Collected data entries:
•••

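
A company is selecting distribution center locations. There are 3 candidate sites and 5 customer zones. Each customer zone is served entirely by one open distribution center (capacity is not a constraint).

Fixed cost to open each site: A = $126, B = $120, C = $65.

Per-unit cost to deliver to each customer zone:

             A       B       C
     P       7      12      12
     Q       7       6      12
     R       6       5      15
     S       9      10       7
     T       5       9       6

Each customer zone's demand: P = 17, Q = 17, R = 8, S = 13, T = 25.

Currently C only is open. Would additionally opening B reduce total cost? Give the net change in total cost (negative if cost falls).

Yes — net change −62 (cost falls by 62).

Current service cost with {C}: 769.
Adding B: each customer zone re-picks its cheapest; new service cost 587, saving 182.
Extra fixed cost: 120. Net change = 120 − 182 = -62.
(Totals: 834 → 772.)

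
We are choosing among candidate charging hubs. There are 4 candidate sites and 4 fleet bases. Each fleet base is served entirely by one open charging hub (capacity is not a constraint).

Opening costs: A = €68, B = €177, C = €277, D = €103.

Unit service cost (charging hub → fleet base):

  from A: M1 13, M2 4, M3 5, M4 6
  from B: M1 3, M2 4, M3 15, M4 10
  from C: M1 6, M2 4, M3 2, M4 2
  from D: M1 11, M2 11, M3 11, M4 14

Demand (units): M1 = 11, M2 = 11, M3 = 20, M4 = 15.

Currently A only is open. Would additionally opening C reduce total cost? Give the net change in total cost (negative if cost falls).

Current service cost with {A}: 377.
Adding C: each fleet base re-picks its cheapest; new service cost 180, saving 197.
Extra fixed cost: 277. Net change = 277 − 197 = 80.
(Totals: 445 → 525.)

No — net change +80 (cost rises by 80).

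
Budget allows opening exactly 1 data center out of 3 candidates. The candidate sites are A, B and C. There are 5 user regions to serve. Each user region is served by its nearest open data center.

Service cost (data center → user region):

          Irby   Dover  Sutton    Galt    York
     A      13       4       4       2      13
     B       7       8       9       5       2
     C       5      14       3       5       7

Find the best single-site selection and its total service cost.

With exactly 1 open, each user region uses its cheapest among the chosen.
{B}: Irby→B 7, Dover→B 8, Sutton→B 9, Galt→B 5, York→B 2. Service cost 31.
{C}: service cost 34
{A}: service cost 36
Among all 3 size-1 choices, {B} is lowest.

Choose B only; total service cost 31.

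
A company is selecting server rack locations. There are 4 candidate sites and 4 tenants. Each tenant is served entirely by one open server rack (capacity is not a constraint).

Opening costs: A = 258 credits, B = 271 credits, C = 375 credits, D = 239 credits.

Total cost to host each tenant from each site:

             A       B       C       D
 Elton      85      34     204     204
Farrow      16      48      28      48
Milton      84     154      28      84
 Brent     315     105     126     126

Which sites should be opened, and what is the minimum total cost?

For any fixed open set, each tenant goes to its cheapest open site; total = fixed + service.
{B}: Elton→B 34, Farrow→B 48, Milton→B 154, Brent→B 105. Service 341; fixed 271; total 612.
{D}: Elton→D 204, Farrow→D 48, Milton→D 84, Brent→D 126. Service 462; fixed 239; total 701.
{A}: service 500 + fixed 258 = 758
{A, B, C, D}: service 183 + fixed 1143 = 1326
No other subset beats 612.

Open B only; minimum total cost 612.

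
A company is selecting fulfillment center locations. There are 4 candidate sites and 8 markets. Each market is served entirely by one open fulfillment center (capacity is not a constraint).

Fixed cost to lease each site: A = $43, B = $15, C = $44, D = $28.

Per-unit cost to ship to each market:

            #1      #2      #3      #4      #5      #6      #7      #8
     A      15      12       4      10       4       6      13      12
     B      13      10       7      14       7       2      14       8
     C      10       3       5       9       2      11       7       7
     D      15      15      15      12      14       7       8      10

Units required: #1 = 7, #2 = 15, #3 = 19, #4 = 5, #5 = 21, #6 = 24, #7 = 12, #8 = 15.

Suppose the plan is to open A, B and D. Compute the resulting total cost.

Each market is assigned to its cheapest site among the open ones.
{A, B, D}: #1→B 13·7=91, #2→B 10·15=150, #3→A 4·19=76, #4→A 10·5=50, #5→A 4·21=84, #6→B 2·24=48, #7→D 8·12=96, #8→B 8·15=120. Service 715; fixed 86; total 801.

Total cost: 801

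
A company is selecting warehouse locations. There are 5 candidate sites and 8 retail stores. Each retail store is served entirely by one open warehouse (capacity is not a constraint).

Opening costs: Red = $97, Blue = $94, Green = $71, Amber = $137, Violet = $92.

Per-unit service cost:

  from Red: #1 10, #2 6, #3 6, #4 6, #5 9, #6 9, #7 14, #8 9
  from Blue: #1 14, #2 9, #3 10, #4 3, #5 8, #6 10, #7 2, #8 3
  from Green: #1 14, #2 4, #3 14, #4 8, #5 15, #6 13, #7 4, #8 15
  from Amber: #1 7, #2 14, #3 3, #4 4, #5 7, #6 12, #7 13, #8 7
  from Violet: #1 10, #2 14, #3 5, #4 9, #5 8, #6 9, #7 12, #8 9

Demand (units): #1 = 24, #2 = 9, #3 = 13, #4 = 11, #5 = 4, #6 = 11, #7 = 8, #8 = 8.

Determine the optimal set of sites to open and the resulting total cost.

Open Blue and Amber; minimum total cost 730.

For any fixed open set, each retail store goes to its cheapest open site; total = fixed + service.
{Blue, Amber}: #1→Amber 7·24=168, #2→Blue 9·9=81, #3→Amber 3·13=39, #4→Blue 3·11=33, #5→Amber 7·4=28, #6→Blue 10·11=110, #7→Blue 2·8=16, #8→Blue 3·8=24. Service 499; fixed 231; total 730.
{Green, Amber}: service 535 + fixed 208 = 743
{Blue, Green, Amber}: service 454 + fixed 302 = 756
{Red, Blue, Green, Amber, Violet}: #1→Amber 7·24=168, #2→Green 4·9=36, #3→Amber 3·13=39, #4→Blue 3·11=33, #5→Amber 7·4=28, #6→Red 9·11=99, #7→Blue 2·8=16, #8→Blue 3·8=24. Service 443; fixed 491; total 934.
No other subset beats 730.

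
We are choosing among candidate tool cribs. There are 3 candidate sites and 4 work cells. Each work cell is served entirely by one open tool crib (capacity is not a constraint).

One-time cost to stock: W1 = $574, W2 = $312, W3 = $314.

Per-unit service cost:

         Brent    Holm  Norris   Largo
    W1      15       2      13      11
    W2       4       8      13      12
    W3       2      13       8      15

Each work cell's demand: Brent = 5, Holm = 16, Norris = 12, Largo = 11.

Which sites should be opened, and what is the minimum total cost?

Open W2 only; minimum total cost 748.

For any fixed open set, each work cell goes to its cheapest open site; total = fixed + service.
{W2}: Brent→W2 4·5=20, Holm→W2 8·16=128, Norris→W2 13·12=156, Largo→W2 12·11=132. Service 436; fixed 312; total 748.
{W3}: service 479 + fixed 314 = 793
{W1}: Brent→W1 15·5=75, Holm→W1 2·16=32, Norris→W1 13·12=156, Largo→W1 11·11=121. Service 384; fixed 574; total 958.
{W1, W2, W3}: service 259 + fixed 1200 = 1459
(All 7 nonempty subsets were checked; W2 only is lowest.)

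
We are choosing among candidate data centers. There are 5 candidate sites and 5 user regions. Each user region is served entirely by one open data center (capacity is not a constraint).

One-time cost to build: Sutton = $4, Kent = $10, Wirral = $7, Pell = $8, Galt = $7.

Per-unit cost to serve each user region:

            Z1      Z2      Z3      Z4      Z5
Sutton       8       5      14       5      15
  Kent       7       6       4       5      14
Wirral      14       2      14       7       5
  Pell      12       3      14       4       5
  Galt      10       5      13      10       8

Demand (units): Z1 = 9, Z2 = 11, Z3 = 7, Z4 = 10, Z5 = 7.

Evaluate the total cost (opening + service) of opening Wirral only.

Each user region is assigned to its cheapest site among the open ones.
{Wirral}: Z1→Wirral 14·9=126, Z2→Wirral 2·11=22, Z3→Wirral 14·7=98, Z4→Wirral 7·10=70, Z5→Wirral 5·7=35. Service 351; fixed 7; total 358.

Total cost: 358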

•••

--- Work instruction ---
When copying the data above, please keep exactly the lines from its first line through the line with "Fixed cost to open", both ends included, and drop the rest.

--- Task solution ---
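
A company is selecting distribution center locations. There are 3 candidate sites and 5 customer zones. Each customer zone is served entirely by one open distribution center (capacity is not a constraint).

Fixed cost to open each site: A = $126, B = $120, C = $65.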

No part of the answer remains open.